Excerpted data
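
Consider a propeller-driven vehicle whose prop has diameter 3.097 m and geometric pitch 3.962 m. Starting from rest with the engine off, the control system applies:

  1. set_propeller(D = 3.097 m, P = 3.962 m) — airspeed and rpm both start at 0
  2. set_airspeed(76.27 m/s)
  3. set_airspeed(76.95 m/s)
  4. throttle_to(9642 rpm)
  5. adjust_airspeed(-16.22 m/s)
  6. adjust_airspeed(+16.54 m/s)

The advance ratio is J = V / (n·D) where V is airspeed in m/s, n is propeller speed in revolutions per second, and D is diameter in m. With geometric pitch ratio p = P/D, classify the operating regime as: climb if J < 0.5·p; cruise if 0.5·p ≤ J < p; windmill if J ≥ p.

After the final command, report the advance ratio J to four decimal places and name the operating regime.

set_propeller: D = 3.097 m, P = 3.962 m (p = P/D = 1.279303); state ← (V=0, rpm=0)
set_airspeed(76.27): V ← 76.27 m/s
set_airspeed(76.95): V ← 76.95 m/s
throttle_to(9642): rpm ← 9642
adjust_airspeed(-16.22): V ← 76.95 -16.22 = 60.73 m/s
adjust_airspeed(+16.54): V ← 60.73 +16.54 = 77.27 m/s
final state: V = 77.27 m/s, rpm = 9642 → n = rpm/60 = 160.700000 rev/s
J = V / (n·D) = 77.27 / (160.700000 × 3.097) = 0.155258
regime bands: climb J<0.6397 | cruise [0.6397, 1.2793) | windmill J≥1.2793
J = 0.1553 → climb

J = 0.1553, regime = climb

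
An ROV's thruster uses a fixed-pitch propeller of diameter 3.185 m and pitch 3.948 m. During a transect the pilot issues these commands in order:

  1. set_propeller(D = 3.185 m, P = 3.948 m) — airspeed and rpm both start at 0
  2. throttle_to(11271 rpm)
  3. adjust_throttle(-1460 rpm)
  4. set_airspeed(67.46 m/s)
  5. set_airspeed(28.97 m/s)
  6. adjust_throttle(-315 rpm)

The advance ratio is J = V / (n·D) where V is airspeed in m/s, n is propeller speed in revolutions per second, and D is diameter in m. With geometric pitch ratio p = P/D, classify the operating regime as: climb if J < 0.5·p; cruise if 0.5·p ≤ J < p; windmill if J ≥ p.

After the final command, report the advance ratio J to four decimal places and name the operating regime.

J = 0.0575, regime = climb

set_propeller: D = 3.185 m, P = 3.948 m (p = P/D = 1.239560); state ← (V=0, rpm=0)
throttle_to(11271): rpm ← 11271
adjust_throttle(-1460): rpm ← 11271 -1460 = 9811
set_airspeed(67.46): V ← 67.46 m/s
set_airspeed(28.97): V ← 28.97 m/s
adjust_throttle(-315): rpm ← 9811 -315 = 9496
final state: V = 28.97 m/s, rpm = 9496 → n = rpm/60 = 158.266667 rev/s
J = V / (n·D) = 28.97 / (158.266667 × 3.185) = 0.057471
regime bands: climb J<0.6198 | cruise [0.6198, 1.2396) | windmill J≥1.2396
J = 0.0575 → climb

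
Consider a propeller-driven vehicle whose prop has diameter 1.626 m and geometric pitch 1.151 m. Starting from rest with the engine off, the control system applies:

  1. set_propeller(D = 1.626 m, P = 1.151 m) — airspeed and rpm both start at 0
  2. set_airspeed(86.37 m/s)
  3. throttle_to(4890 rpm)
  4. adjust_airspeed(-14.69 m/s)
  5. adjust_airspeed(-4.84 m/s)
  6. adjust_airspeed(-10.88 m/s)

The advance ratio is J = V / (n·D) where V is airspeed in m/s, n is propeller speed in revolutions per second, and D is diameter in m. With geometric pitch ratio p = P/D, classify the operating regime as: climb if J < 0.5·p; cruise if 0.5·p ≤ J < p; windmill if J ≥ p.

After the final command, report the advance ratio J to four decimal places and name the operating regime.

set_propeller: D = 1.626 m, P = 1.151 m (p = P/D = 0.707872); state ← (V=0, rpm=0)
set_airspeed(86.37): V ← 86.37 m/s
throttle_to(4890): rpm ← 4890
adjust_airspeed(-14.69): V ← 86.37 -14.69 = 71.68 m/s
adjust_airspeed(-4.84): V ← 71.68 -4.84 = 66.84 m/s
adjust_airspeed(-10.88): V ← 66.84 -10.88 = 55.96 m/s
final state: V = 55.96 m/s, rpm = 4890 → n = rpm/60 = 81.500000 rev/s
J = V / (n·D) = 55.96 / (81.500000 × 1.626) = 0.422279
regime bands: climb J<0.3539 | cruise [0.3539, 0.7079) | windmill J≥0.7079
J = 0.4223 → cruise

J = 0.4223, regime = cruise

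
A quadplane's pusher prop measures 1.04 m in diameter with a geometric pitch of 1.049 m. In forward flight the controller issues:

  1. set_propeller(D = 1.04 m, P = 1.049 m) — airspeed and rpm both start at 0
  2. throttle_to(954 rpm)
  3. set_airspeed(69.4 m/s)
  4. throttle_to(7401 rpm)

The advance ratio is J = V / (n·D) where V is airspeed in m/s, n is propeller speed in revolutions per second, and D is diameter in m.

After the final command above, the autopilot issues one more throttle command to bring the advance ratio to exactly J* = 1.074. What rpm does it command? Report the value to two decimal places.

rpm = 3727.98

set_propeller: D = 1.04 m, P = 1.049 m (p = P/D = 1.008654); state ← (V=0, rpm=0)
throttle_to(954): rpm ← 954
set_airspeed(69.4): V ← 69.4 m/s
throttle_to(7401): rpm ← 7401
final state: V = 69.4 m/s, rpm = 7401 → n = rpm/60 = 123.350000 rev/s
target J* = 1.074; solve J* = V/(n·D) for n: n = V/(J*·D) = 69.4/(1.074 × 1.04) = 62.132932 rev/s
rpm = 60·n = 3727.975935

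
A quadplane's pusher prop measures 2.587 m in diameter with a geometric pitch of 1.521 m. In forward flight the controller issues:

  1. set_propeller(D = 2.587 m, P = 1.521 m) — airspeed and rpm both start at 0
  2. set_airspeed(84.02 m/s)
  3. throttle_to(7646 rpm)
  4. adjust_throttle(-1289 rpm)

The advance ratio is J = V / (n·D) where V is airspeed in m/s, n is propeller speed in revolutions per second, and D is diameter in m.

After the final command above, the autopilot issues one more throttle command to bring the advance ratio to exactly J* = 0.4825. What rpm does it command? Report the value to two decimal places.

rpm = 4038.69

set_propeller: D = 2.587 m, P = 1.521 m (p = P/D = 0.587940); state ← (V=0, rpm=0)
set_airspeed(84.02): V ← 84.02 m/s
throttle_to(7646): rpm ← 7646
adjust_throttle(-1289): rpm ← 7646 -1289 = 6357
final state: V = 84.02 m/s, rpm = 6357 → n = rpm/60 = 105.950000 rev/s
target J* = 0.4825; solve J* = V/(n·D) for n: n = V/(J*·D) = 84.02/(0.4825 × 2.587) = 67.311448 rev/s
rpm = 60·n = 4038.686858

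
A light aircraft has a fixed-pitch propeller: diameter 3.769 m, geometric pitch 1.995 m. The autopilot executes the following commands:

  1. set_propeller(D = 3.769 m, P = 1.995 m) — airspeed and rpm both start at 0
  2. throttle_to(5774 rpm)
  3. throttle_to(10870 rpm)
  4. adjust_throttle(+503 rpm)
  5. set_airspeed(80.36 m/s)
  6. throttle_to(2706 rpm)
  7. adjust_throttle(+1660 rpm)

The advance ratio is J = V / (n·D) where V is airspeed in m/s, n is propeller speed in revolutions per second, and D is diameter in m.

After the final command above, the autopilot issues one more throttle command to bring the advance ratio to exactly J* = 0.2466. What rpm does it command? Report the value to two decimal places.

rpm = 5187.67

set_propeller: D = 3.769 m, P = 1.995 m (p = P/D = 0.529318); state ← (V=0, rpm=0)
throttle_to(5774): rpm ← 5774
throttle_to(10870): rpm ← 10870
adjust_throttle(+503): rpm ← 10870 +503 = 11373
set_airspeed(80.36): V ← 80.36 m/s
throttle_to(2706): rpm ← 2706
adjust_throttle(+1660): rpm ← 2706 +1660 = 4366
final state: V = 80.36 m/s, rpm = 4366 → n = rpm/60 = 72.766667 rev/s
target J* = 0.2466; solve J* = V/(n·D) for n: n = V/(J*·D) = 80.36/(0.2466 × 3.769) = 86.461092 rev/s
rpm = 60·n = 5187.665544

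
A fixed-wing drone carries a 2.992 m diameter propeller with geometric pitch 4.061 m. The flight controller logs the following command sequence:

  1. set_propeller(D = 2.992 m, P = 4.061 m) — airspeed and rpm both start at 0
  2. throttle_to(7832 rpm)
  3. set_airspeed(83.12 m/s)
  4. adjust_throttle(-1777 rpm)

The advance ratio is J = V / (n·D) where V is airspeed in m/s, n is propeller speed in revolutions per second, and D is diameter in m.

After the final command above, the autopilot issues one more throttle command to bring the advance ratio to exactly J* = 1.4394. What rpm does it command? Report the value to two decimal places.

set_propeller: D = 2.992 m, P = 4.061 m (p = P/D = 1.357286); state ← (V=0, rpm=0)
throttle_to(7832): rpm ← 7832
set_airspeed(83.12): V ← 83.12 m/s
adjust_throttle(-1777): rpm ← 7832 -1777 = 6055
final state: V = 83.12 m/s, rpm = 6055 → n = rpm/60 = 100.916667 rev/s
target J* = 1.4394; solve J* = V/(n·D) for n: n = V/(J*·D) = 83.12/(1.4394 × 2.992) = 19.300228 rev/s
rpm = 60·n = 1158.013700

rpm = 1158.01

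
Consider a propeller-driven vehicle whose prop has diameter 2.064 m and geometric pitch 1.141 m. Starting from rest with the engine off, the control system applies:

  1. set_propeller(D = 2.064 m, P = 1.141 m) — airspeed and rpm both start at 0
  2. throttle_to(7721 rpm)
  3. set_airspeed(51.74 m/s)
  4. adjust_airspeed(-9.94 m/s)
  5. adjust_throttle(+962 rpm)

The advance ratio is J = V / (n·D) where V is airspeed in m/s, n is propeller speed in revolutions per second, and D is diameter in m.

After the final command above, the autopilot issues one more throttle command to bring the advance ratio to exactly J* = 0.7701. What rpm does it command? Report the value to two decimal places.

set_propeller: D = 2.064 m, P = 1.141 m (p = P/D = 0.552810); state ← (V=0, rpm=0)
throttle_to(7721): rpm ← 7721
set_airspeed(51.74): V ← 51.74 m/s
adjust_airspeed(-9.94): V ← 51.74 -9.94 = 41.8 m/s
adjust_throttle(+962): rpm ← 7721 +962 = 8683
final state: V = 41.8 m/s, rpm = 8683 → n = rpm/60 = 144.716667 rev/s
target J* = 0.7701; solve J* = V/(n·D) for n: n = V/(J*·D) = 41.8/(0.7701 × 2.064) = 26.297803 rev/s
rpm = 60·n = 1577.868172

rpm = 1577.87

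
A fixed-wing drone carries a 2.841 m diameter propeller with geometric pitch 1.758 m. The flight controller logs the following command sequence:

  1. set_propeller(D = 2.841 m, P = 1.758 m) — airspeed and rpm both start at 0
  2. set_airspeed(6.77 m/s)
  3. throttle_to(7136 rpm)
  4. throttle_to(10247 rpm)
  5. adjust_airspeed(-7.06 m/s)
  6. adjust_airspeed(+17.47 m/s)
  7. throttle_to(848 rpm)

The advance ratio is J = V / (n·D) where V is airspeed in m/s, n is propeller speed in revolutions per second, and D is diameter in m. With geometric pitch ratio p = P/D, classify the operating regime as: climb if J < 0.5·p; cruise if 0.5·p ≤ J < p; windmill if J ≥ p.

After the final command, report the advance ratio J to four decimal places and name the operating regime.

set_propeller: D = 2.841 m, P = 1.758 m (p = P/D = 0.618796); state ← (V=0, rpm=0)
set_airspeed(6.77): V ← 6.77 m/s
throttle_to(7136): rpm ← 7136
throttle_to(10247): rpm ← 10247
adjust_airspeed(-7.06): V ← 6.77 -7.06 = -0.29 m/s
adjust_airspeed(+17.47): V ← -0.29 +17.47 = 17.18 m/s
throttle_to(848): rpm ← 848
final state: V = 17.18 m/s, rpm = 848 → n = rpm/60 = 14.133333 rev/s
J = V / (n·D) = 17.18 / (14.133333 × 2.841) = 0.427866
regime bands: climb J<0.3094 | cruise [0.3094, 0.6188) | windmill J≥0.6188
J = 0.4279 → cruise

J = 0.4279, regime = cruise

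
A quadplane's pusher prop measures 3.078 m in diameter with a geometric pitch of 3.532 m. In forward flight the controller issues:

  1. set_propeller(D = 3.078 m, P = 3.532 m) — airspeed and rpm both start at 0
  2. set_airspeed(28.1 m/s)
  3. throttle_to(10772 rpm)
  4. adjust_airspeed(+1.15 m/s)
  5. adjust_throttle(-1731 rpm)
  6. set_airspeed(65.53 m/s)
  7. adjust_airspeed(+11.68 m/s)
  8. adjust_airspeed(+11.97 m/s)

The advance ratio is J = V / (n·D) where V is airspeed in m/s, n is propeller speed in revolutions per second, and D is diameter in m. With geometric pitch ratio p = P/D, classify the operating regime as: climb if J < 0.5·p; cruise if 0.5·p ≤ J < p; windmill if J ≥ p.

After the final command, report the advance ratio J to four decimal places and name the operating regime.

J = 0.1923, regime = climb

set_propeller: D = 3.078 m, P = 3.532 m (p = P/D = 1.147498); state ← (V=0, rpm=0)
set_airspeed(28.1): V ← 28.1 m/s
throttle_to(10772): rpm ← 10772
adjust_airspeed(+1.15): V ← 28.1 +1.15 = 29.25 m/s
adjust_throttle(-1731): rpm ← 10772 -1731 = 9041
set_airspeed(65.53): V ← 65.53 m/s
adjust_airspeed(+11.68): V ← 65.53 +11.68 = 77.21 m/s
adjust_airspeed(+11.97): V ← 77.21 +11.97 = 89.18 m/s
final state: V = 89.18 m/s, rpm = 9041 → n = rpm/60 = 150.683333 rev/s
J = V / (n·D) = 89.18 / (150.683333 × 3.078) = 0.192280
regime bands: climb J<0.5737 | cruise [0.5737, 1.1475) | windmill J≥1.1475
J = 0.1923 → climb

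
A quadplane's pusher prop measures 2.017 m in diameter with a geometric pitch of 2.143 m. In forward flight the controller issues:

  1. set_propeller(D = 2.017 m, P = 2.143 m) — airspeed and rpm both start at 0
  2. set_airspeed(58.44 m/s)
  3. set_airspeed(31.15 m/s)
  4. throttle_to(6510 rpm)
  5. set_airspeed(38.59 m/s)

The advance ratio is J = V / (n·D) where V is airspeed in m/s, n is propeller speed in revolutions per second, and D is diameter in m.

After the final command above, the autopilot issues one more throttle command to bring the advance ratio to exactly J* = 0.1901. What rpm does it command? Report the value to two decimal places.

set_propeller: D = 2.017 m, P = 2.143 m (p = P/D = 1.062469); state ← (V=0, rpm=0)
set_airspeed(58.44): V ← 58.44 m/s
set_airspeed(31.15): V ← 31.15 m/s
throttle_to(6510): rpm ← 6510
set_airspeed(38.59): V ← 38.59 m/s
final state: V = 38.59 m/s, rpm = 6510 → n = rpm/60 = 108.500000 rev/s
target J* = 0.1901; solve J* = V/(n·D) for n: n = V/(J*·D) = 38.59/(0.1901 × 2.017) = 100.643739 rev/s
rpm = 60·n = 6038.624350

rpm = 6038.62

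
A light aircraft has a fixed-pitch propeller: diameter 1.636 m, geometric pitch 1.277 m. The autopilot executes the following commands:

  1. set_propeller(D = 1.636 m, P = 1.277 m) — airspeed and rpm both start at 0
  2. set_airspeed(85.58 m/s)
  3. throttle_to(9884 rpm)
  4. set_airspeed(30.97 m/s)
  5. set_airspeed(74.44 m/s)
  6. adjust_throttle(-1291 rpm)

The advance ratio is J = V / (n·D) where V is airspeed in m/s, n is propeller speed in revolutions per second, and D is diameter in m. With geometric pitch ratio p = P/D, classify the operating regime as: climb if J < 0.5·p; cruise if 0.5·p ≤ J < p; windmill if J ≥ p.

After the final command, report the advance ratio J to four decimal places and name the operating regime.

J = 0.3177, regime = climb

set_propeller: D = 1.636 m, P = 1.277 m (p = P/D = 0.780562); state ← (V=0, rpm=0)
set_airspeed(85.58): V ← 85.58 m/s
throttle_to(9884): rpm ← 9884
set_airspeed(30.97): V ← 30.97 m/s
set_airspeed(74.44): V ← 74.44 m/s
adjust_throttle(-1291): rpm ← 9884 -1291 = 8593
final state: V = 74.44 m/s, rpm = 8593 → n = rpm/60 = 143.216667 rev/s
J = V / (n·D) = 74.44 / (143.216667 × 1.636) = 0.317709
regime bands: climb J<0.3903 | cruise [0.3903, 0.7806) | windmill J≥0.7806
J = 0.3177 → climb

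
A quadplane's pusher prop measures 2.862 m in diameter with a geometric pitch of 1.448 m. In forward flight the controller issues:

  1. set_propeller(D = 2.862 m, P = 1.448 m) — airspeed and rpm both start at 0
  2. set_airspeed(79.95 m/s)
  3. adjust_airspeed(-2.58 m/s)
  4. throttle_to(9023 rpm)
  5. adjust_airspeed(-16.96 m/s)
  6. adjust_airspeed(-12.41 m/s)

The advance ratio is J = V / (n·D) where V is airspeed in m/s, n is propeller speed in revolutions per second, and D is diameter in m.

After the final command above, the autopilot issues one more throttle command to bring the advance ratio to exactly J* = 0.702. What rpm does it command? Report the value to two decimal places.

rpm = 1433.46

set_propeller: D = 2.862 m, P = 1.448 m (p = P/D = 0.505940); state ← (V=0, rpm=0)
set_airspeed(79.95): V ← 79.95 m/s
adjust_airspeed(-2.58): V ← 79.95 -2.58 = 77.37 m/s
throttle_to(9023): rpm ← 9023
adjust_airspeed(-16.96): V ← 77.37 -16.96 = 60.41 m/s
adjust_airspeed(-12.41): V ← 60.41 -12.41 = 48 m/s
final state: V = 48 m/s, rpm = 9023 → n = rpm/60 = 150.383333 rev/s
target J* = 0.702; solve J* = V/(n·D) for n: n = V/(J*·D) = 48/(0.702 × 2.862) = 23.891009 rev/s
rpm = 60·n = 1433.460553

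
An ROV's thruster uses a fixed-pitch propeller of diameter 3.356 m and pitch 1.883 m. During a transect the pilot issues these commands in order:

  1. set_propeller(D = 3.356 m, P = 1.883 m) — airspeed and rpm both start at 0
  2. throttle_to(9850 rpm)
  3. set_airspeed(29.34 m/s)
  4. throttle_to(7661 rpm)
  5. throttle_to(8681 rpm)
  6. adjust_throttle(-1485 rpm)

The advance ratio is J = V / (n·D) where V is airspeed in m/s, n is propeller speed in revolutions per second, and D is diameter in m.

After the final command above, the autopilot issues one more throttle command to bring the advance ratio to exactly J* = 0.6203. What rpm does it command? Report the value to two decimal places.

set_propeller: D = 3.356 m, P = 1.883 m (p = P/D = 0.561085); state ← (V=0, rpm=0)
throttle_to(9850): rpm ← 9850
set_airspeed(29.34): V ← 29.34 m/s
throttle_to(7661): rpm ← 7661
throttle_to(8681): rpm ← 8681
adjust_throttle(-1485): rpm ← 8681 -1485 = 7196
final state: V = 29.34 m/s, rpm = 7196 → n = rpm/60 = 119.933333 rev/s
target J* = 0.6203; solve J* = V/(n·D) for n: n = V/(J*·D) = 29.34/(0.6203 × 3.356) = 14.094068 rev/s
rpm = 60·n = 845.644107

rpm = 845.64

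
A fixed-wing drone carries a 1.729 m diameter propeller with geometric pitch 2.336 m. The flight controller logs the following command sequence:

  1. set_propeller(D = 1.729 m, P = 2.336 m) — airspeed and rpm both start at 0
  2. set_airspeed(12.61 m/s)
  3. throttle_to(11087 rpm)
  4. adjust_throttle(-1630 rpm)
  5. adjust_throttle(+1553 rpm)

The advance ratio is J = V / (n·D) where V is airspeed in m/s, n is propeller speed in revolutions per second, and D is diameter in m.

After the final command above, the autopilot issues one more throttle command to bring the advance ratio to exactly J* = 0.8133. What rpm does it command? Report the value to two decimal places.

set_propeller: D = 1.729 m, P = 2.336 m (p = P/D = 1.351070); state ← (V=0, rpm=0)
set_airspeed(12.61): V ← 12.61 m/s
throttle_to(11087): rpm ← 11087
adjust_throttle(-1630): rpm ← 11087 -1630 = 9457
adjust_throttle(+1553): rpm ← 9457 +1553 = 11010
final state: V = 12.61 m/s, rpm = 11010 → n = rpm/60 = 183.500000 rev/s
target J* = 0.8133; solve J* = V/(n·D) for n: n = V/(J*·D) = 12.61/(0.8133 × 1.729) = 8.967457 rev/s
rpm = 60·n = 538.047442

rpm = 538.05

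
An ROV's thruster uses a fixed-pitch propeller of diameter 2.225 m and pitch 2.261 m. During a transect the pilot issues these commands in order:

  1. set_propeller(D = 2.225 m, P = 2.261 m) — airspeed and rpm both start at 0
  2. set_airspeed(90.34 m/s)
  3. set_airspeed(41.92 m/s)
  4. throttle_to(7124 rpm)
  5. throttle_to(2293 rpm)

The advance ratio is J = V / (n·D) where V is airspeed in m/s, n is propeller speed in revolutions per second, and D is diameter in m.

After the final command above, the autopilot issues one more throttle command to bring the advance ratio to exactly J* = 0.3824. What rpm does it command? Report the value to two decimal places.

set_propeller: D = 2.225 m, P = 2.261 m (p = P/D = 1.016180); state ← (V=0, rpm=0)
set_airspeed(90.34): V ← 90.34 m/s
set_airspeed(41.92): V ← 41.92 m/s
throttle_to(7124): rpm ← 7124
throttle_to(2293): rpm ← 2293
final state: V = 41.92 m/s, rpm = 2293 → n = rpm/60 = 38.216667 rev/s
target J* = 0.3824; solve J* = V/(n·D) for n: n = V/(J*·D) = 41.92/(0.3824 × 2.225) = 49.268958 rev/s
rpm = 60·n = 2956.137464

rpm = 2956.14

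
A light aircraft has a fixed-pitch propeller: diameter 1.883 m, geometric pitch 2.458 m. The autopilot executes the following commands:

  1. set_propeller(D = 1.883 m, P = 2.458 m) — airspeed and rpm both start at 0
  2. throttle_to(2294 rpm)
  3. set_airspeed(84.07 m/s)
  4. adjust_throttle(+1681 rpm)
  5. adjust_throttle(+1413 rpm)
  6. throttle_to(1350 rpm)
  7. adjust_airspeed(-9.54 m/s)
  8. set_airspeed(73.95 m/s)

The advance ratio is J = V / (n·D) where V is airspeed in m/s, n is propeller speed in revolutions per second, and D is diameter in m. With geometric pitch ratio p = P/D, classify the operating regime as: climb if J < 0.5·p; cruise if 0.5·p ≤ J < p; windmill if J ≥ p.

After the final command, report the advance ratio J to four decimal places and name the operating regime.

set_propeller: D = 1.883 m, P = 2.458 m (p = P/D = 1.305364); state ← (V=0, rpm=0)
throttle_to(2294): rpm ← 2294
set_airspeed(84.07): V ← 84.07 m/s
adjust_throttle(+1681): rpm ← 2294 +1681 = 3975
adjust_throttle(+1413): rpm ← 3975 +1413 = 5388
throttle_to(1350): rpm ← 1350
adjust_airspeed(-9.54): V ← 84.07 -9.54 = 74.53 m/s
set_airspeed(73.95): V ← 73.95 m/s
final state: V = 73.95 m/s, rpm = 1350 → n = rpm/60 = 22.500000 rev/s
J = V / (n·D) = 73.95 / (22.500000 × 1.883) = 1.745442
regime bands: climb J<0.6527 | cruise [0.6527, 1.3054) | windmill J≥1.3054
J = 1.7454 → windmill

J = 1.7454, regime = windmill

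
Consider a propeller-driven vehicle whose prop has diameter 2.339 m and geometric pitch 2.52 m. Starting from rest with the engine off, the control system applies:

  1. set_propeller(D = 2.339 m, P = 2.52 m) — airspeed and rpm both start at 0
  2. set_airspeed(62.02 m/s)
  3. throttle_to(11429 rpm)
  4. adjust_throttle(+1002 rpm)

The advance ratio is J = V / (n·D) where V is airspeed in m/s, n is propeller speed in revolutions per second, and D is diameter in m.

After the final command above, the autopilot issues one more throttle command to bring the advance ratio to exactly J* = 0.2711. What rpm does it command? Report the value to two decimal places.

set_propeller: D = 2.339 m, P = 2.52 m (p = P/D = 1.077383); state ← (V=0, rpm=0)
set_airspeed(62.02): V ← 62.02 m/s
throttle_to(11429): rpm ← 11429
adjust_throttle(+1002): rpm ← 11429 +1002 = 12431
final state: V = 62.02 m/s, rpm = 12431 → n = rpm/60 = 207.183333 rev/s
target J* = 0.2711; solve J* = V/(n·D) for n: n = V/(J*·D) = 62.02/(0.2711 × 2.339) = 97.807469 rev/s
rpm = 60·n = 5868.448165

rpm = 5868.45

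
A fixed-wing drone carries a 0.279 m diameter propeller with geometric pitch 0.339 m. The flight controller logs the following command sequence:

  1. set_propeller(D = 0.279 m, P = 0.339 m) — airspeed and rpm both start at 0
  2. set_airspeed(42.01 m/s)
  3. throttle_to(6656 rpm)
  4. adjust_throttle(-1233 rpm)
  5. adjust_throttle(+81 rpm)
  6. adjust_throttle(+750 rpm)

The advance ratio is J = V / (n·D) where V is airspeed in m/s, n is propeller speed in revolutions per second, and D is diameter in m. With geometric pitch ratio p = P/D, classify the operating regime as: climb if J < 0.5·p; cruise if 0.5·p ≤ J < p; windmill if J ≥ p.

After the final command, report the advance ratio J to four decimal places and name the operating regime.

J = 1.4446, regime = windmill

set_propeller: D = 0.279 m, P = 0.339 m (p = P/D = 1.215054); state ← (V=0, rpm=0)
set_airspeed(42.01): V ← 42.01 m/s
throttle_to(6656): rpm ← 6656
adjust_throttle(-1233): rpm ← 6656 -1233 = 5423
adjust_throttle(+81): rpm ← 5423 +81 = 5504
adjust_throttle(+750): rpm ← 5504 +750 = 6254
final state: V = 42.01 m/s, rpm = 6254 → n = rpm/60 = 104.233333 rev/s
J = V / (n·D) = 42.01 / (104.233333 × 0.279) = 1.444581
regime bands: climb J<0.6075 | cruise [0.6075, 1.2151) | windmill J≥1.2151
J = 1.4446 → windmill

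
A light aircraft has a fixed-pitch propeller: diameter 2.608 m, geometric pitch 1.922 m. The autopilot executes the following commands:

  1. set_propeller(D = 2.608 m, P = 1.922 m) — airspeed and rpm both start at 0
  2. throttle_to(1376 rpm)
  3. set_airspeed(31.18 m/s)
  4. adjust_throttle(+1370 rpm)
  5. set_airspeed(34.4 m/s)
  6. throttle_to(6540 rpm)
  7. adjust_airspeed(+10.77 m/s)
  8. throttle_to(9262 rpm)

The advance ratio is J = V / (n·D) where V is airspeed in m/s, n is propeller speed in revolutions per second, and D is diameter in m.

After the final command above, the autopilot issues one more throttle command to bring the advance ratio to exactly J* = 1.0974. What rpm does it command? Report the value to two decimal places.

set_propeller: D = 2.608 m, P = 1.922 m (p = P/D = 0.736963); state ← (V=0, rpm=0)
throttle_to(1376): rpm ← 1376
set_airspeed(31.18): V ← 31.18 m/s
adjust_throttle(+1370): rpm ← 1376 +1370 = 2746
set_airspeed(34.4): V ← 34.4 m/s
throttle_to(6540): rpm ← 6540
adjust_airspeed(+10.77): V ← 34.4 +10.77 = 45.17 m/s
throttle_to(9262): rpm ← 9262
final state: V = 45.17 m/s, rpm = 9262 → n = rpm/60 = 154.366667 rev/s
target J* = 1.0974; solve J* = V/(n·D) for n: n = V/(J*·D) = 45.17/(1.0974 × 2.608) = 15.782564 rev/s
rpm = 60·n = 946.953815

rpm = 946.95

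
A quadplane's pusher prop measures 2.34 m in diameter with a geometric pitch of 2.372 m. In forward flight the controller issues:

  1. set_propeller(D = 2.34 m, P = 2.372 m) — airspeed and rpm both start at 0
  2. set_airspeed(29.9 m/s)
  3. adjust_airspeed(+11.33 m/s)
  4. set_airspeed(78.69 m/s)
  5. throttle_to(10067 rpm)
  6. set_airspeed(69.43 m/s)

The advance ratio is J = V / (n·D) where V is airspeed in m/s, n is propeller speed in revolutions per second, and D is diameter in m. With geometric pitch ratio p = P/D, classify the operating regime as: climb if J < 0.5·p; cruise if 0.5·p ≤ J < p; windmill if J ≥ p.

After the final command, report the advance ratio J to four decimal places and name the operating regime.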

Requirement
Take from the material above the lines running from the one with "A light aircraft has a fixed-pitch propeller: diameter 3.769" through the one with "7. adjust_throttle(+1660 rpm)", and repeat them exactly, with nothing else.

Reply to the exercise
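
A light aircraft has a fixed-pitch propeller: diameter 3.769 m, geometric pitch 1.995 m. The autopilot executes the following commands:

  1. set_propeller(D = 3.769 m, P = 1.995 m) — airspeed and rpm both start at 0
  2. throttle_to(5774 rpm)
  3. throttle_to(10870 rpm)
  4. adjust_throttle(+503 rpm)
  5. set_airspeed(80.36 m/s)
  6. throttle_to(2706 rpm)
  7. adjust_throttle(+1660 rpm)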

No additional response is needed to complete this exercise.